Top of Material for this task

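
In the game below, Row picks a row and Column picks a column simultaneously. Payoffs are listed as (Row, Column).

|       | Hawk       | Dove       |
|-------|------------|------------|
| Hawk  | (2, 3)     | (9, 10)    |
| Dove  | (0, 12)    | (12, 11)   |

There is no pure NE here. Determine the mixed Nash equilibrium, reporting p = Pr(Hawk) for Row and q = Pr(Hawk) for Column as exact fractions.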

Bottom of Material for this task

Pull out each line of the listing that holds the string "Column".

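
In the game below, Row picks a row and Column picks a column simultaneously. Payoffs are listed as (Row, Column).
There is no pure NE here. Determine the mixed Nash equilibrium, reporting p = Pr(Hawk) for Row and q = Pr(Hawk) for Column as exact fractions.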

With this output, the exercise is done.